Produce an exact copy of the listing.

* * * * *

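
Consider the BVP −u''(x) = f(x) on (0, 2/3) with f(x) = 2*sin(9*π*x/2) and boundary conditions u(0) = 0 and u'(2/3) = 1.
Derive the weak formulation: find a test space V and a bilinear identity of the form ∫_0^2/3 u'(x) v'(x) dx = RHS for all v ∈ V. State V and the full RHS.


V = {v ∈ H^1(0, 2/3) : v(0) = 0} (test functions vanish at x = 0 where u is specified); weak form: ∫_0^2/3 u'v' dx = ∫_0^2/3 (2*sin(9*π*x/2)) v dx + v(2/3) for all v ∈ V.

Multiply both sides by a test function v and integrate from 0 to 2/3:
  ∫_0^2/3 −u''(x) v(x) dx = ∫_0^2/3 f(x) v(x) dx.
Integrate the LHS by parts once:
  ∫_0^2/3 −u'' v dx = −[u'(x) v(x)]_0^2/3 + ∫_0^2/3 u'(x) v'(x) dx.
Thus ∫_0^2/3 u'(x) v'(x) dx = ∫_0^2/3 f(x) v(x) dx + [u'(x) v(x)]_0^2/3.
Choose V so that boundary terms are either known or forced to vanish.
Mixed BC: u(0) = 0 (Dirichlet) and u'(2/3) = 1 (Neumann). Define V = {v ∈ H^1(0, 2/3) : v(0) = 0}. Then [u' v]_0^2/3 = u'(2/3)·v(2/3) − u'(0)·0 = v(2/3).
Weak formulation: find u (satisfying any essential BC) such that ∫_0^2/3 u'(x) v'(x) dx = ∫_0^2/3 f v dx + v(2/3) for all v ∈ V (Dirichlet at 0 absorbed into V; Neumann datum at x = 2/3 contributes the boundary term).
Substituting f(x) = 2*sin(9*π*x/2), the right-hand side is ∫_0^2/3 (2*sin(9*π*x/2)) v dx + v(2/3).


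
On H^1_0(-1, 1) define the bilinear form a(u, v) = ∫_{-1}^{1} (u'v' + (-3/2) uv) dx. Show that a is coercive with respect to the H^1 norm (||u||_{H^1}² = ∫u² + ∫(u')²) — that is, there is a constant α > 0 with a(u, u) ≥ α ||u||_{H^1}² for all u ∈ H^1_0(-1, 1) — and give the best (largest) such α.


α = (-6 + π^2)/(4 + π^2)

Coercivity of a(·,·) on H^1_0(-1, 1) means a(u, u) ≥ α ||u||_{H^1}² for every u ∈ H^1_0.
The interval has length L = 2, and Poincaré/coercivity depend only on L. Here a(u, u) = ∫(u')² + (-3/2)·∫u².
Here c = -3/2 < 0 with |c| < (π/L)² = π^2/4, so coercivity still holds. The condition a(u,u) ≥ α||u||_{H^1}² reads (1−α)∫(u')² ≥ (α−c)∫u². Any admissible α is ≤ 1 (rapidly oscillating u have ∫u²/∫(u')² → 0), and α = 1 would force 0 ≥ (1−c)∫u², impossible since c < 1; so 1−α > 0. By the sharp Poincaré inequality on H^1_0 of an interval of length L, ∫(u')² ≥ (π/L)²∫u² with equality for the first sine mode sin(π(x−x₀)/L) (x₀ the left endpoint), so the inequality holds for all u iff (1−α)(π/L)² ≥ α − c, i.e. α ≤ ((π/L)² + c)/((π/L)² + 1) = (1 + c(L/π)²)/(1 + (L/π)²). (Direct route, valid since c ≤ 0: Poincaré gives c∫u² ≥ c(L/π)²∫(u')², so a(u,u) ≥ (1 + c(L/π)²)∫(u')², while ||u||_{H^1}² ≤ (1 + (L/π)²)∫(u')²; dividing yields the same α.) With (π/L)² = π^2/4 and c = -3/2, the largest admissible constant is α = ((π/L)² + c)/((π/L)² + 1).
Simplifying, α = (-6 + π^2)/(4 + π^2).


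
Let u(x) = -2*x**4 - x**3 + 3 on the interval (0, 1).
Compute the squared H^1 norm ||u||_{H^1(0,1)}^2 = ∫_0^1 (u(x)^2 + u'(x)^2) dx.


||u||_{H^1}^2 = 7916/315

The H^1 norm (squared) on an interval (0, L) is
  ||u||_{H^1}^2 = ∫_0^L u(x)^2 dx + ∫_0^L u'(x)^2 dx.
Compute u'(x) = -8*x**3 - 3*x**2.
Then u(x)^2 = 4*x**8 + 4*x**7 + x**6 - 12*x**4 - 6*x**3 + 9 and u'(x)^2 = 64*x**6 + 48*x**5 + 9*x**4.
Integrate each monomial from 0 to 1 using ∫_0^1 c·x^n dx = c·1^(n+1)/(n+1):
  ∫_0^1 u(x)^2 dx = ∫_0^1 (4*x^8 + 4*x^7 + x^6 - 12*x^4 - 6*x^3 + 9) dx. Term by term:
    ∫_0^1 4*x^8 dx = 4/9;  ∫_0^1 4*x^7 dx = 1/2;  ∫_0^1 x^6 dx = 1/7;
    ∫_0^1 -12*x^4 dx = -12/5;  ∫_0^1 -6*x^3 dx = -3/2;  ∫_0^1 9 dx = 9.
  Sum: 4/9 + 1/2 + 1/7 − 12/5 − 3/2 + 9 = 1949/315.
  ∫_0^1 u'(x)^2 dx = ∫_0^1 (64*x^6 + 48*x^5 + 9*x^4) dx. Term by term:
    ∫_0^1 64*x^6 dx = 64/7;  ∫_0^1 48*x^5 dx = 8;  ∫_0^1 9*x^4 dx = 9/5.
  Sum: 64/7 + 8 + 9/5 = 663/35.
Adding: ||u||_{H^1}^2 = 1949/315 + 663/35 = 7916/315.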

* * * * *

#### TASK SOLUTION
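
Consider the BVP −u''(x) = f(x) on (0, 2/3) with f(x) = 2*sin(9*π*x/2) and boundary conditions u(0) = 0 and u'(2/3) = 1.
Derive the weak formulation: find a test space V and a bilinear identity of the form ∫_0^2/3 u'(x) v'(x) dx = RHS for all v ∈ V. State V and the full RHS.


V = {v ∈ H^1(0, 2/3) : v(0) = 0} (test functions vanish at x = 0 where u is specified); weak form: ∫_0^2/3 u'v' dx = ∫_0^2/3 (2*sin(9*π*x/2)) v dx + v(2/3) for all v ∈ V.

Multiply both sides by a test function v and integrate from 0 to 2/3:
  ∫_0^2/3 −u''(x) v(x) dx = ∫_0^2/3 f(x) v(x) dx.
Integrate the LHS by parts once:
  ∫_0^2/3 −u'' v dx = −[u'(x) v(x)]_0^2/3 + ∫_0^2/3 u'(x) v'(x) dx.
Thus ∫_0^2/3 u'(x) v'(x) dx = ∫_0^2/3 f(x) v(x) dx + [u'(x) v(x)]_0^2/3.
Choose V so that boundary terms are either known or forced to vanish.
Mixed BC: u(0) = 0 (Dirichlet) and u'(2/3) = 1 (Neumann). Define V = {v ∈ H^1(0, 2/3) : v(0) = 0}. Then [u' v]_0^2/3 = u'(2/3)·v(2/3) − u'(0)·0 = v(2/3).
Weak formulation: find u (satisfying any essential BC) such that ∫_0^2/3 u'(x) v'(x) dx = ∫_0^2/3 f v dx + v(2/3) for all v ∈ V (Dirichlet at 0 absorbed into V; Neumann datum at x = 2/3 contributes the boundary term).
Substituting f(x) = 2*sin(9*π*x/2), the right-hand side is ∫_0^2/3 (2*sin(9*π*x/2)) v dx + v(2/3).


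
On H^1_0(-1, 1) define the bilinear form a(u, v) = ∫_{-1}^{1} (u'v' + (-3/2) uv) dx. Show that a is coercive with respect to the H^1 norm (||u||_{H^1}² = ∫u² + ∫(u')²) — that is, there is a constant α > 0 with a(u, u) ≥ α ||u||_{H^1}² for all u ∈ H^1_0(-1, 1) — and give the best (largest) such α.


α = (-6 + π^2)/(4 + π^2)

Coercivity of a(·,·) on H^1_0(-1, 1) means a(u, u) ≥ α ||u||_{H^1}² for every u ∈ H^1_0.
The interval has length L = 2, and Poincaré/coercivity depend only on L. Here a(u, u) = ∫(u')² + (-3/2)·∫u².
Here c = -3/2 < 0 with |c| < (π/L)² = π^2/4, so coercivity still holds. The condition a(u,u) ≥ α||u||_{H^1}² reads (1−α)∫(u')² ≥ (α−c)∫u². Any admissible α is ≤ 1 (rapidly oscillating u have ∫u²/∫(u')² → 0), and α = 1 would force 0 ≥ (1−c)∫u², impossible since c < 1; so 1−α > 0. By the sharp Poincaré inequality on H^1_0 of an interval of length L, ∫(u')² ≥ (π/L)²∫u² with equality for the first sine mode sin(π(x−x₀)/L) (x₀ the left endpoint), so the inequality holds for all u iff (1−α)(π/L)² ≥ α − c, i.e. α ≤ ((π/L)² + c)/((π/L)² + 1) = (1 + c(L/π)²)/(1 + (L/π)²). (Direct route, valid since c ≤ 0: Poincaré gives c∫u² ≥ c(L/π)²∫(u')², so a(u,u) ≥ (1 + c(L/π)²)∫(u')², while ||u||_{H^1}² ≤ (1 + (L/π)²)∫(u')²; dividing yields the same α.) With (π/L)² = π^2/4 and c = -3/2, the largest admissible constant is α = ((π/L)² + c)/((π/L)² + 1).
Simplifying, α = (-6 + π^2)/(4 + π^2).


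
Let u(x) = -2*x**4 - x**3 + 3 on the interval (0, 1).
Compute the squared H^1 norm ||u||_{H^1(0,1)}^2 = ∫_0^1 (u(x)^2 + u'(x)^2) dx.


||u||_{H^1}^2 = 7916/315

The H^1 norm (squared) on an interval (0, L) is
  ||u||_{H^1}^2 = ∫_0^L u(x)^2 dx + ∫_0^L u'(x)^2 dx.
Compute u'(x) = -8*x**3 - 3*x**2.
Then u(x)^2 = 4*x**8 + 4*x**7 + x**6 - 12*x**4 - 6*x**3 + 9 and u'(x)^2 = 64*x**6 + 48*x**5 + 9*x**4.
Integrate each monomial from 0 to 1 using ∫_0^1 c·x^n dx = c·1^(n+1)/(n+1):
  ∫_0^1 u(x)^2 dx = ∫_0^1 (4*x^8 + 4*x^7 + x^6 - 12*x^4 - 6*x^3 + 9) dx. Term by term:
    ∫_0^1 4*x^8 dx = 4/9;  ∫_0^1 4*x^7 dx = 1/2;  ∫_0^1 x^6 dx = 1/7;
    ∫_0^1 -12*x^4 dx = -12/5;  ∫_0^1 -6*x^3 dx = -3/2;  ∫_0^1 9 dx = 9.
  Sum: 4/9 + 1/2 + 1/7 − 12/5 − 3/2 + 9 = 1949/315.
  ∫_0^1 u'(x)^2 dx = ∫_0^1 (64*x^6 + 48*x^5 + 9*x^4) dx. Term by term:
    ∫_0^1 64*x^6 dx = 64/7;  ∫_0^1 48*x^5 dx = 8;  ∫_0^1 9*x^4 dx = 9/5.
  Sum: 64/7 + 8 + 9/5 = 663/35.
Adding: ||u||_{H^1}^2 = 1949/315 + 663/35 = 7916/315.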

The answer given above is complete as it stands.